Data shown ▸

################

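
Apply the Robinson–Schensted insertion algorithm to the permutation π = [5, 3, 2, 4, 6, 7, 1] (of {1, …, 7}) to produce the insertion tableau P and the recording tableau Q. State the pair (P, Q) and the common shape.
P = [1, 4, 6, 7] / [2] / [3] / [5];  Q = [1, 4, 5, 6] / [2] / [3] / [7];  common shape = (4, 1, 1, 1)

Row-insert the values π_1, π_2, … into P one at a time, bumping the leftmost entry strictly greater than the inserted value down to the next row. The recording tableau Q records, in position (i, j), the step at which that cell was added to P.
  Insert 5 (step 1): P = [5];  Q = [1]
  Insert 3 (step 2): P = [3] / [5];  Q = [1] / [2]
  Insert 2 (step 3): P = [2] / [3] / [5];  Q = [1] / [2] / [3]
  Insert 4 (step 4): P = [2, 4] / [3] / [5];  Q = [1, 4] / [2] / [3]
  Insert 6 (step 5): P = [2, 4, 6] / [3] / [5];  Q = [1, 4, 5] / [2] / [3]
  Insert 7 (step 6): P = [2, 4, 6, 7] / [3] / [5];  Q = [1, 4, 5, 6] / [2] / [3]
  Insert 1 (step 7): P = [1, 4, 6, 7] / [2] / [3] / [5];  Q = [1, 4, 5, 6] / [2] / [3] / [7]
Final shape: (4, 1, 1, 1).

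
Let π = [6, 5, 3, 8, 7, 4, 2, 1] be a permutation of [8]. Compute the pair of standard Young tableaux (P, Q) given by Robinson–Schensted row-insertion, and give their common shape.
P = [1, 4] / [2, 7] / [3, 8] / [5] / [6];  Q = [1, 4] / [2, 5] / [3, 6] / [7] / [8];  common shape = (2, 2, 2, 1, 1)

Row-insert the values π_1, π_2, … into P one at a time, bumping the leftmost entry strictly greater than the inserted value down to the next row. The recording tableau Q records, in position (i, j), the step at which that cell was added to P.
  Insert 6 (step 1): P = [6];  Q = [1]
  Insert 5 (step 2): P = [5] / [6];  Q = [1] / [2]
  Insert 3 (step 3): P = [3] / [5] / [6];  Q = [1] / [2] / [3]
  Insert 8 (step 4): P = [3, 8] / [5] / [6];  Q = [1, 4] / [2] / [3]
  Insert 7 (step 5): P = [3, 7] / [5, 8] / [6];  Q = [1, 4] / [2, 5] / [3]
  Insert 4 (step 6): P = [3, 4] / [5, 7] / [6, 8];  Q = [1, 4] / [2, 5] / [3, 6]
  Insert 2 (step 7): P = [2, 4] / [3, 7] / [5, 8] / [6];  Q = [1, 4] / [2, 5] / [3, 6] / [7]
  Insert 1 (step 8): P = [1, 4] / [2, 7] / [3, 8] / [5] / [6];  Q = [1, 4] / [2, 5] / [3, 6] / [7] / [8]
Final shape: (2, 2, 2, 1, 1).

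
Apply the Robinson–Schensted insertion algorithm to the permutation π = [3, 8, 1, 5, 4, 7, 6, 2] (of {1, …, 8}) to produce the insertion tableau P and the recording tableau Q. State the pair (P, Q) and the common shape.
P = [1, 2, 6] / [3, 4, 7] / [5] / [8];  Q = [1, 2, 6] / [3, 4, 7] / [5] / [8];  common shape = (3, 3, 1, 1)

Row-insert the values π_1, π_2, … into P one at a time, bumping the leftmost entry strictly greater than the inserted value down to the next row. The recording tableau Q records, in position (i, j), the step at which that cell was added to P.
  Insert 3 (step 1): P = [3];  Q = [1]
  Insert 8 (step 2): P = [3, 8];  Q = [1, 2]
  Insert 1 (step 3): P = [1, 8] / [3];  Q = [1, 2] / [3]
  Insert 5 (step 4): P = [1, 5] / [3, 8];  Q = [1, 2] / [3, 4]
  Insert 4 (step 5): P = [1, 4] / [3, 5] / [8];  Q = [1, 2] / [3, 4] / [5]
  Insert 7 (step 6): P = [1, 4, 7] / [3, 5] / [8];  Q = [1, 2, 6] / [3, 4] / [5]
  Insert 6 (step 7): P = [1, 4, 6] / [3, 5, 7] / [8];  Q = [1, 2, 6] / [3, 4, 7] / [5]
  Insert 2 (step 8): P = [1, 2, 6] / [3, 4, 7] / [5] / [8];  Q = [1, 2, 6] / [3, 4, 7] / [5] / [8]
Final shape: (3, 3, 1, 1).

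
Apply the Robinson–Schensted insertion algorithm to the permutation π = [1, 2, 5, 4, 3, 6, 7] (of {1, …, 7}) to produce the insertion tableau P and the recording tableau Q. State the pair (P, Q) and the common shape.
P = [1, 2, 3, 6, 7] / [4] / [5];  Q = [1, 2, 3, 6, 7] / [4] / [5];  common shape = (5, 1, 1)

Row-insert the values π_1, π_2, … into P one at a time, bumping the leftmost entry strictly greater than the inserted value down to the next row. The recording tableau Q records, in position (i, j), the step at which that cell was added to P.
  Insert 1 (step 1): P = [1];  Q = [1]
  Insert 2 (step 2): P = [1, 2];  Q = [1, 2]
  Insert 5 (step 3): P = [1, 2, 5];  Q = [1, 2, 3]
  Insert 4 (step 4): P = [1, 2, 4] / [5];  Q = [1, 2, 3] / [4]
  Insert 3 (step 5): P = [1, 2, 3] / [4] / [5];  Q = [1, 2, 3] / [4] / [5]
  Insert 6 (step 6): P = [1, 2, 3, 6] / [4] / [5];  Q = [1, 2, 3, 6] / [4] / [5]
  Insert 7 (step 7): P = [1, 2, 3, 6, 7] / [4] / [5];  Q = [1, 2, 3, 6, 7] / [4] / [5]
Final shape: (5, 1, 1).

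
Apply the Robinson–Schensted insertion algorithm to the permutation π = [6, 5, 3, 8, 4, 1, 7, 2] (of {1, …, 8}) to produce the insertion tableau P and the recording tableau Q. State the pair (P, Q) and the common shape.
P = [1, 2, 7] / [3, 4] / [5, 8] / [6];  Q = [1, 4, 7] / [2, 5] / [3, 8] / [6];  common shape = (3, 2, 2, 1)

Row-insert the values π_1, π_2, … into P one at a time, bumping the leftmost entry strictly greater than the inserted value down to the next row. The recording tableau Q records, in position (i, j), the step at which that cell was added to P.
  Insert 6 (step 1): P = [6];  Q = [1]
  Insert 5 (step 2): P = [5] / [6];  Q = [1] / [2]
  Insert 3 (step 3): P = [3] / [5] / [6];  Q = [1] / [2] / [3]
  Insert 8 (step 4): P = [3, 8] / [5] / [6];  Q = [1, 4] / [2] / [3]
  Insert 4 (step 5): P = [3, 4] / [5, 8] / [6];  Q = [1, 4] / [2, 5] / [3]
  Insert 1 (step 6): P = [1, 4] / [3, 8] / [5] / [6];  Q = [1, 4] / [2, 5] / [3] / [6]
  Insert 7 (step 7): P = [1, 4, 7] / [3, 8] / [5] / [6];  Q = [1, 4, 7] / [2, 5] / [3] / [6]
  Insert 2 (step 8): P = [1, 2, 7] / [3, 4] / [5, 8] / [6];  Q = [1, 4, 7] / [2, 5] / [3, 8] / [6]
Final shape: (3, 2, 2, 1).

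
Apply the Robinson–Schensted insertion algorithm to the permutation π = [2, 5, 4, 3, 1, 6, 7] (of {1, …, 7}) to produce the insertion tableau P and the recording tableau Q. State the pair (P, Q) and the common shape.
P = [1, 3, 6, 7] / [2] / [4] / [5];  Q = [1, 2, 6, 7] / [3] / [4] / [5];  common shape = (4, 1, 1, 1)

Row-insert the values π_1, π_2, … into P one at a time, bumping the leftmost entry strictly greater than the inserted value down to the next row. The recording tableau Q records, in position (i, j), the step at which that cell was added to P.
  Insert 2 (step 1): P = [2];  Q = [1]
  Insert 5 (step 2): P = [2, 5];  Q = [1, 2]
  Insert 4 (step 3): P = [2, 4] / [5];  Q = [1, 2] / [3]
  Insert 3 (step 4): P = [2, 3] / [4] / [5];  Q = [1, 2] / [3] / [4]
  Insert 1 (step 5): P = [1, 3] / [2] / [4] / [5];  Q = [1, 2] / [3] / [4] / [5]
  Insert 6 (step 6): P = [1, 3, 6] / [2] / [4] / [5];  Q = [1, 2, 6] / [3] / [4] / [5]
  Insert 7 (step 7): P = [1, 3, 6, 7] / [2] / [4] / [5];  Q = [1, 2, 6, 7] / [3] / [4] / [5]
Final shape: (4, 1, 1, 1).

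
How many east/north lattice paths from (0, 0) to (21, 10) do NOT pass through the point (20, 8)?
Number of paths = 35027850

Total paths from (0, 0) to (21, 10): C(31, 21) = 44352165. Paths through (20, 8): (paths (0, 0) → (20, 8)) × (paths (20, 8) → (21, 10)) = C(28, 20) · C(3, 1) = 3108105 · 3 = 9324315. Avoidance count = 44352165 − 9324315 = 35027850.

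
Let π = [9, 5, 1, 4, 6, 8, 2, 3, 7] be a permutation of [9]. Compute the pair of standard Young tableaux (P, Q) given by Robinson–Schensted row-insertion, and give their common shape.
P = [1, 2, 3, 7] / [4, 6, 8] / [5] / [9];  Q = [1, 4, 5, 6] / [2, 8, 9] / [3] / [7];  common shape = (4, 3, 1, 1)

Row-insert the values π_1, π_2, … into P one at a time, bumping the leftmost entry strictly greater than the inserted value down to the next row. The recording tableau Q records, in position (i, j), the step at which that cell was added to P.
  Insert 9 (step 1): P = [9];  Q = [1]
  Insert 5 (step 2): P = [5] / [9];  Q = [1] / [2]
  Insert 1 (step 3): P = [1] / [5] / [9];  Q = [1] / [2] / [3]
  Insert 4 (step 4): P = [1, 4] / [5] / [9];  Q = [1, 4] / [2] / [3]
  Insert 6 (step 5): P = [1, 4, 6] / [5] / [9];  Q = [1, 4, 5] / [2] / [3]
  Insert 8 (step 6): P = [1, 4, 6, 8] / [5] / [9];  Q = [1, 4, 5, 6] / [2] / [3]
  Insert 2 (step 7): P = [1, 2, 6, 8] / [4] / [5] / [9];  Q = [1, 4, 5, 6] / [2] / [3] / [7]
  Insert 3 (step 8): P = [1, 2, 3, 8] / [4, 6] / [5] / [9];  Q = [1, 4, 5, 6] / [2, 8] / [3] / [7]
  Insert 7 (step 9): P = [1, 2, 3, 7] / [4, 6, 8] / [5] / [9];  Q = [1, 4, 5, 6] / [2, 8, 9] / [3] / [7]
Final shape: (4, 3, 1, 1).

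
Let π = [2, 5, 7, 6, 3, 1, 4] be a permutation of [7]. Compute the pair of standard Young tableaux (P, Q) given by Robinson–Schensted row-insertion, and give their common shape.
P = [1, 3, 4] / [2, 6] / [5] / [7];  Q = [1, 2, 3] / [4, 7] / [5] / [6];  common shape = (3, 2, 1, 1)

Row-insert the values π_1, π_2, … into P one at a time, bumping the leftmost entry strictly greater than the inserted value down to the next row. The recording tableau Q records, in position (i, j), the step at which that cell was added to P.
  Insert 2 (step 1): P = [2];  Q = [1]
  Insert 5 (step 2): P = [2, 5];  Q = [1, 2]
  Insert 7 (step 3): P = [2, 5, 7];  Q = [1, 2, 3]
  Insert 6 (step 4): P = [2, 5, 6] / [7];  Q = [1, 2, 3] / [4]
  Insert 3 (step 5): P = [2, 3, 6] / [5] / [7];  Q = [1, 2, 3] / [4] / [5]
  Insert 1 (step 6): P = [1, 3, 6] / [2] / [5] / [7];  Q = [1, 2, 3] / [4] / [5] / [6]
  Insert 4 (step 7): P = [1, 3, 4] / [2, 6] / [5] / [7];  Q = [1, 2, 3] / [4, 7] / [5] / [6]
Final shape: (3, 2, 1, 1).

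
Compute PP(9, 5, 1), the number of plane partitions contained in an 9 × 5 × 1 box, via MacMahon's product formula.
PP(9, 5, 1) = 2002

Evaluate the triple product over i = 1..9, j = 1..5, k = 1..1. The factors are (2/1) · (3/2) · (4/3) · (5/4) · (6/5) · (3/2) · (4/3) · (5/4) · … (45 factors total). The numerators and denominators telescope so the product is an integer; carrying out the multiplication exactly gives PP(9, 5, 1) = 2002.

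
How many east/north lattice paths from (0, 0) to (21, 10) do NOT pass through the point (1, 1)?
Number of paths = 24322155

Total paths from (0, 0) to (21, 10): C(31, 21) = 44352165. Paths through (1, 1): (paths (0, 0) → (1, 1)) × (paths (1, 1) → (21, 10)) = C(2, 1) · C(29, 20) = 2 · 10015005 = 20030010. Avoidance count = 44352165 − 20030010 = 24322155.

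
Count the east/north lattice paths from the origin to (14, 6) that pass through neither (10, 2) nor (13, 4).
Number of paths = 28980

Inclusion–exclusion. Total paths: C(20, 14) = 38760. Through P₁: C(12, 10)·C(8, 4) = 4620. Through P₂: C(17, 13)·C(3, 1) = 7140. Since P₁ is strictly southwest of P₂, a monotone path through both must visit P₁ then P₂; paths through both = C(12, 10)·C(5, 3)·C(3, 1) = 1980. Avoid both = 38760 − 4620 − 7140 + 1980 = 28980.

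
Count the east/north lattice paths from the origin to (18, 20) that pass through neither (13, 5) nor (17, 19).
Number of paths = 16302605298

Inclusion–exclusion. Total paths: C(38, 18) = 33578000610. Through P₁: C(18, 13)·C(20, 5) = 132838272. Through P₂: C(36, 17)·C(2, 1) = 17194993200. Since P₁ is strictly southwest of P₂, a monotone path through both must visit P₁ then P₂; paths through both = C(18, 13)·C(18, 4)·C(2, 1) = 52436160. Avoid both = 33578000610 − 132838272 − 17194993200 + 52436160 = 16302605298.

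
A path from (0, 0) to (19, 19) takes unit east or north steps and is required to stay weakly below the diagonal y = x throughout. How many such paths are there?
Number of paths = 1767263190

By the reflection principle (André's argument), the number of monotone paths to (19, 19) with n ≤ m that never go above y = x is C(38, 19) − C(38, 20) = 35345263800 − 33578000610 = 1767263190.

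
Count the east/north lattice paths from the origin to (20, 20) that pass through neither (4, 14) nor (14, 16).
Number of paths = 107121862890

Inclusion–exclusion. Total paths: C(40, 20) = 137846528820. Through P₁: C(18, 4)·C(22, 16) = 228315780. Through P₂: C(30, 14)·C(10, 6) = 30538761750. Since P₁ is strictly southwest of P₂, a monotone path through both must visit P₁ then P₂; paths through both = C(18, 4)·C(12, 10)·C(10, 6) = 42411600. Avoid both = 137846528820 − 228315780 − 30538761750 + 42411600 = 107121862890.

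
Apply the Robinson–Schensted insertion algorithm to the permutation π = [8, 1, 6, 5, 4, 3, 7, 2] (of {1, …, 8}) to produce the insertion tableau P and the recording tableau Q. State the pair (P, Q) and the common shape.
P = [1, 2, 7] / [3] / [4] / [5] / [6] / [8];  Q = [1, 3, 7] / [2] / [4] / [5] / [6] / [8];  common shape = (3, 1, 1, 1, 1, 1)

Row-insert the values π_1, π_2, … into P one at a time, bumping the leftmost entry strictly greater than the inserted value down to the next row. The recording tableau Q records, in position (i, j), the step at which that cell was added to P.
  Insert 8 (step 1): P = [8];  Q = [1]
  Insert 1 (step 2): P = [1] / [8];  Q = [1] / [2]
  Insert 6 (step 3): P = [1, 6] / [8];  Q = [1, 3] / [2]
  Insert 5 (step 4): P = [1, 5] / [6] / [8];  Q = [1, 3] / [2] / [4]
  Insert 4 (step 5): P = [1, 4] / [5] / [6] / [8];  Q = [1, 3] / [2] / [4] / [5]
  Insert 3 (step 6): P = [1, 3] / [4] / [5] / [6] / [8];  Q = [1, 3] / [2] / [4] / [5] / [6]
  Insert 7 (step 7): P = [1, 3, 7] / [4] / [5] / [6] / [8];  Q = [1, 3, 7] / [2] / [4] / [5] / [6]
  Insert 2 (step 8): P = [1, 2, 7] / [3] / [4] / [5] / [6] / [8];  Q = [1, 3, 7] / [2] / [4] / [5] / [6] / [8]
Final shape: (3, 1, 1, 1, 1, 1).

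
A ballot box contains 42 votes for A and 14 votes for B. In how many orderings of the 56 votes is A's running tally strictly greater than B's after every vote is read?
Strict-lead orderings = 2902365981900

Total orderings of the 56 votes with 42 for A: C(56, 42) = 5804731963800. By the Bertrand ballot formula (Cycle Lemma / reflection principle), the number of orderings in which A is strictly ahead of B throughout is (p − q)/(p + q) · C(p + q, p) = (42 − 14)/(42 + 14) · 5804731963800 = 2902365981900.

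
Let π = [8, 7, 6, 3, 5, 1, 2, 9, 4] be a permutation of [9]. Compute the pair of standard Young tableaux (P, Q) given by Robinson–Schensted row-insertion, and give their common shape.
P = [1, 2, 4] / [3, 5, 9] / [6] / [7] / [8];  Q = [1, 5, 8] / [2, 7, 9] / [3] / [4] / [6];  common shape = (3, 3, 1, 1, 1)

Row-insert the values π_1, π_2, … into P one at a time, bumping the leftmost entry strictly greater than the inserted value down to the next row. The recording tableau Q records, in position (i, j), the step at which that cell was added to P.
  Insert 8 (step 1): P = [8];  Q = [1]
  Insert 7 (step 2): P = [7] / [8];  Q = [1] / [2]
  Insert 6 (step 3): P = [6] / [7] / [8];  Q = [1] / [2] / [3]
  Insert 3 (step 4): P = [3] / [6] / [7] / [8];  Q = [1] / [2] / [3] / [4]
  Insert 5 (step 5): P = [3, 5] / [6] / [7] / [8];  Q = [1, 5] / [2] / [3] / [4]
  Insert 1 (step 6): P = [1, 5] / [3] / [6] / [7] / [8];  Q = [1, 5] / [2] / [3] / [4] / [6]
  Insert 2 (step 7): P = [1, 2] / [3, 5] / [6] / [7] / [8];  Q = [1, 5] / [2, 7] / [3] / [4] / [6]
  Insert 9 (step 8): P = [1, 2, 9] / [3, 5] / [6] / [7] / [8];  Q = [1, 5, 8] / [2, 7] / [3] / [4] / [6]
  Insert 4 (step 9): P = [1, 2, 4] / [3, 5, 9] / [6] / [7] / [8];  Q = [1, 5, 8] / [2, 7, 9] / [3] / [4] / [6]
Final shape: (3, 3, 1, 1, 1).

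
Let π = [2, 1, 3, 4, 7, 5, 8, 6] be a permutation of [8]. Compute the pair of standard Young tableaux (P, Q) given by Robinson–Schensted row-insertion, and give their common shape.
P = [1, 3, 4, 5, 6] / [2, 7, 8];  Q = [1, 3, 4, 5, 7] / [2, 6, 8];  common shape = (5, 3)

Row-insert the values π_1, π_2, … into P one at a time, bumping the leftmost entry strictly greater than the inserted value down to the next row. The recording tableau Q records, in position (i, j), the step at which that cell was added to P.
  Insert 2 (step 1): P = [2];  Q = [1]
  Insert 1 (step 2): P = [1] / [2];  Q = [1] / [2]
  Insert 3 (step 3): P = [1, 3] / [2];  Q = [1, 3] / [2]
  Insert 4 (step 4): P = [1, 3, 4] / [2];  Q = [1, 3, 4] / [2]
  Insert 7 (step 5): P = [1, 3, 4, 7] / [2];  Q = [1, 3, 4, 5] / [2]
  Insert 5 (step 6): P = [1, 3, 4, 5] / [2, 7];  Q = [1, 3, 4, 5] / [2, 6]
  Insert 8 (step 7): P = [1, 3, 4, 5, 8] / [2, 7];  Q = [1, 3, 4, 5, 7] / [2, 6]
  Insert 6 (step 8): P = [1, 3, 4, 5, 6] / [2, 7, 8];  Q = [1, 3, 4, 5, 7] / [2, 6, 8]
Final shape: (5, 3).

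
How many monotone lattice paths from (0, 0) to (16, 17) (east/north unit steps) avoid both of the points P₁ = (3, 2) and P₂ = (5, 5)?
Number of paths = 586865654

Inclusion–exclusion. Total paths: C(33, 16) = 1166803110. Through P₁: C(5, 3)·C(28, 13) = 374421600. Through P₂: C(10, 5)·C(23, 11) = 340723656. Since P₁ is strictly southwest of P₂, a monotone path through both must visit P₁ then P₂; paths through both = C(5, 3)·C(5, 2)·C(23, 11) = 135207800. Avoid both = 1166803110 − 374421600 − 340723656 + 135207800 = 586865654.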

################

Exercise description ▸
The answer must be the line containing "How many monotone" and every line after it to the end of the records, repeated exactly.

Written response ▸
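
How many monotone lattice paths from (0, 0) to (16, 17) (east/north unit steps) avoid both of the points P₁ = (3, 2) and P₂ = (5, 5)?
Number of paths = 586865654

Inclusion–exclusion. Total paths: C(33, 16) = 1166803110. Through P₁: C(5, 3)·C(28, 13) = 374421600. Through P₂: C(10, 5)·C(23, 11) = 340723656. Since P₁ is strictly southwest of P₂, a monotone path through both must visit P₁ then P₂; paths through both = C(5, 3)·C(5, 2)·C(23, 11) = 135207800. Avoid both = 1166803110 − 374421600 − 340723656 + 135207800 = 586865654.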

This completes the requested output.